Among the entries, which lines carry the string "inserting"? Copy every one.

━━ RECORD SET

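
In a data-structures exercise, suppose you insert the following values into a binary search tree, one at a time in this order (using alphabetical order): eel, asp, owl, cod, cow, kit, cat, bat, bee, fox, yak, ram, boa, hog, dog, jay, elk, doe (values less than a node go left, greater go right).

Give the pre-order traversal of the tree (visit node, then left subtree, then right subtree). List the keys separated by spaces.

Insert eel: tree is empty, so eel becomes the root.
Insert asp: asp < eel → go left. Place as left child of eel.
Insert owl: owl > eel → go right. Place as right child of eel.
Insert cod: cod < eel → go left; cod > asp → go right. Place as right child of asp.
Insert cow: cow < eel → go left; cow > asp → go right; cow > cod → go right. Place as right child of cod.
Insert kit: kit > eel → go right; kit < owl → go left. Place as left child of owl.
Insert cat: cat < eel → go left; cat > asp → go right; cat < cod → go left. Place as left child of cod.
Insert bat: bat < eel → go left; bat > asp → go right; bat < cod → go left; bat < cat → go left. Place as left child of cat.
Insert bee: bee < eel → go left; bee > asp → go right; bee < cod → go left; bee < cat → go left; bee > bat → go right. Place as right child of bat.
Insert fox: fox > eel → go right; fox < owl → go left; fox < kit → go left. Place as left child of kit.
Insert yak: yak > eel → go right; yak > owl → go right. Place as right child of owl.
Insert ram: ram > eel → go right; ram > owl → go right; ram < yak → go left. Place as left child of yak.
Insert boa: boa < eel → go left; boa > asp → go right; boa < cod → go left; boa < cat → go left; boa > bat → go right; boa > bee → go right. Place as right child of bee.
Insert hog: hog > eel → go right; hog < owl → go left; hog < kit → go left; hog > fox → go right. Place as right child of fox.
Insert dog: dog < eel → go left; dog > asp → go right; dog > cod → go right; dog > cow → go right. Place as right child of cow.
Insert jay: jay > eel → go right; jay < owl → go left; jay < kit → go left; jay > fox → go right; jay > hog → go right. Place as right child of hog.
Insert elk: elk > eel → go right; elk < owl → go left; elk < kit → go left; elk < fox → go left. Place as left child of fox.
Insert doe: doe < eel → go left; doe > asp → go right; doe > cod → go right; doe > cow → go right; doe < dog → go left. Place as left child of dog.

eel asp cod cat bat bee boa cow dog doe owl kit fox elk hog jay yak ram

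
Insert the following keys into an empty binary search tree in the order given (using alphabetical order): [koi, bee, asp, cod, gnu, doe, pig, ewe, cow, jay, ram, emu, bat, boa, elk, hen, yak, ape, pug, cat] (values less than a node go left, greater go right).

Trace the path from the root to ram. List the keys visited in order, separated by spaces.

Insert koi: tree is empty, so koi becomes the root.
Insert bee: bee < koi → go left. Place as left child of koi.
Insert asp: asp < koi → go left; asp < bee → go left. Place as left child of bee.
Insert cod: cod < koi → go left; cod > bee → go right. Place as right child of bee.
Insert gnu: gnu < koi → go left; gnu > bee → go right; gnu > cod → go right. Place as right child of cod.
Insert doe: doe < koi → go left; doe > bee → go right; doe > cod → go right; doe < gnu → go left. Place as left child of gnu.
Insert pig: pig > koi → go right. Place as right child of koi.
Insert ewe: ewe < koi → go left; ewe > bee → go right; ewe > cod → go right; ewe < gnu → go left; ewe > doe → go right. Place as right child of doe.
Insert cow: cow < koi → go left; cow > bee → go right; cow > cod → go right; cow < gnu → go left; cow < doe → go left. Place as left child of doe.
Insert jay: jay < koi → go left; jay > bee → go right; jay > cod → go right; jay > gnu → go right. Place as right child of gnu.
Insert ram: ram > koi → go right; ram > pig → go right. Place as right child of pig.
Insert emu: emu < koi → go left; emu > bee → go right; emu > cod → go right; emu < gnu → go left; emu > doe → go right; emu < ewe → go left. Place as left child of ewe.
Insert bat: bat < koi → go left; bat < bee → go left; bat > asp → go right. Place as right child of asp.
Insert boa: boa < koi → go left; boa > bee → go right; boa < cod → go left. Place as left child of cod.
Insert elk: elk < koi → go left; elk > bee → go right; elk > cod → go right; elk < gnu → go left; elk > doe → go right; elk < ewe → go left; elk < emu → go left. Place as left child of emu.
Insert hen: hen < koi → go left; hen > bee → go right; hen > cod → go right; hen > gnu → go right; hen < jay → go left. Place as left child of jay.
Insert yak: yak > koi → go right; yak > pig → go right; yak > ram → go right. Place as right child of ram.
Insert ape: ape < koi → go left; ape < bee → go left; ape < asp → go left. Place as left child of asp.
Insert pug: pug > koi → go right; pug > pig → go right; pug < ram → go left. Place as left child of ram.
Insert cat: cat < koi → go left; cat > bee → go right; cat < cod → go left; cat > boa → go right. Place as right child of boa.

koi pig ram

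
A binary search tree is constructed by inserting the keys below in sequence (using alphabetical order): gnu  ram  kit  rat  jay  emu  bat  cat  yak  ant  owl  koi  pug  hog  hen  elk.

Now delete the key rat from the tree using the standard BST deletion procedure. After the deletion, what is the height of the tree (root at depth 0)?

gnu: root
ram: right child of gnu (depth 1)
kit: left child of ram (depth 2)
rat: right child of ram (depth 2)
jay: left child of kit (depth 3)
emu: left child of gnu (depth 1)
bat: left child of emu (depth 2)
cat: right child of bat (depth 3)
yak: right child of rat (depth 3)
ant: left child of bat (depth 3)
owl: right child of kit (depth 3)
koi: left child of owl (depth 4)
pug: right child of owl (depth 4)
hog: left child of jay (depth 4)
hen: left child of hog (depth 5)
elk: right child of cat (depth 4)

Delete rat (at most one child — splice it out).
After deletion, deepest node is hen at depth 5.

5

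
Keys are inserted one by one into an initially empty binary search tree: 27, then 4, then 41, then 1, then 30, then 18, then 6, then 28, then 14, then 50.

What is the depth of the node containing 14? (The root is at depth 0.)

Resulting structure (node: left, right):
  27: L=4, R=41
  4: L=1, R=18
  41: L=30, R=50
  1: L=–, R=–
  30: L=28, R=–
  18: L=6, R=–
  6: L=–, R=14
  28: L=–, R=–
  14: L=–, R=–
  50: L=–, R=–

Path to 14: 27 → 4 → 18 → 6 → 14, which is 4 edges.

4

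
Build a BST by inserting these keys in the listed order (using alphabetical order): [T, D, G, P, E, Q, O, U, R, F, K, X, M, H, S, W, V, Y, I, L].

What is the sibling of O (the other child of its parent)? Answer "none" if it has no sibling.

Insert T: tree is empty, so T becomes the root.
Insert D: D < T → go left. Place as left child of T.
Insert G: G < T → go left; G > D → go right. Place as right child of D.
Insert P: P < T → go left; P > D → go right; P > G → go right. Place as right child of G.
Insert E: E < T → go left; E > D → go right; E < G → go left. Place as left child of G.
Insert Q: Q < T → go left; Q > D → go right; Q > G → go right; Q > P → go right. Place as right child of P.
Insert O: O < T → go left; O > D → go right; O > G → go right; O < P → go left. Place as left child of P.
Insert U: U > T → go right. Place as right child of T.
Insert R: R < T → go left; R > D → go right; R > G → go right; R > P → go right; R > Q → go right. Place as right child of Q.
Insert F: F < T → go left; F > D → go right; F < G → go left; F > E → go right. Place as right child of E.
Insert K: K < T → go left; K > D → go right; K > G → go right; K < P → go left; K < O → go left. Place as left child of O.
Insert X: X > T → go right; X > U → go right. Place as right child of U.
Insert M: M < T → go left; M > D → go right; M > G → go right; M < P → go left; M < O → go left; M > K → go right. Place as right child of K.
Insert H: H < T → go left; H > D → go right; H > G → go right; H < P → go left; H < O → go left; H < K → go left. Place as left child of K.
Insert S: S < T → go left; S > D → go right; S > G → go right; S > P → go right; S > Q → go right; S > R → go right. Place as right child of R.
Insert W: W > T → go right; W > U → go right; W < X → go left. Place as left child of X.
Insert V: V > T → go right; V > U → go right; V < X → go left; V < W → go left. Place as left child of W.
Insert Y: Y > T → go right; Y > U → go right; Y > X → go right. Place as right child of X.
Insert I: I < T → go left; I > D → go right; I > G → go right; I < P → go left; I < O → go left; I < K → go left; I > H → go right. Place as right child of H.
Insert L: L < T → go left; L > D → go right; L > G → go right; L < P → go left; L < O → go left; L > K → go right; L < M → go left. Place as left child of M.

O's parent is P; the other child of P is Q.

Q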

━━━━

RESULT FOR THIS EXERCISE:
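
A binary search tree is constructed by inserting the keys below in sequence (using alphabetical order): gnu  ram  kit  rat  jay  emu  bat  cat  yak  ant  owl  koi  pug  hog  hen  elk.
Build a BST by inserting these keys in the listed order (using alphabetical order): [T, D, G, P, E, Q, O, U, R, F, K, X, M, H, S, W, V, Y, I, L].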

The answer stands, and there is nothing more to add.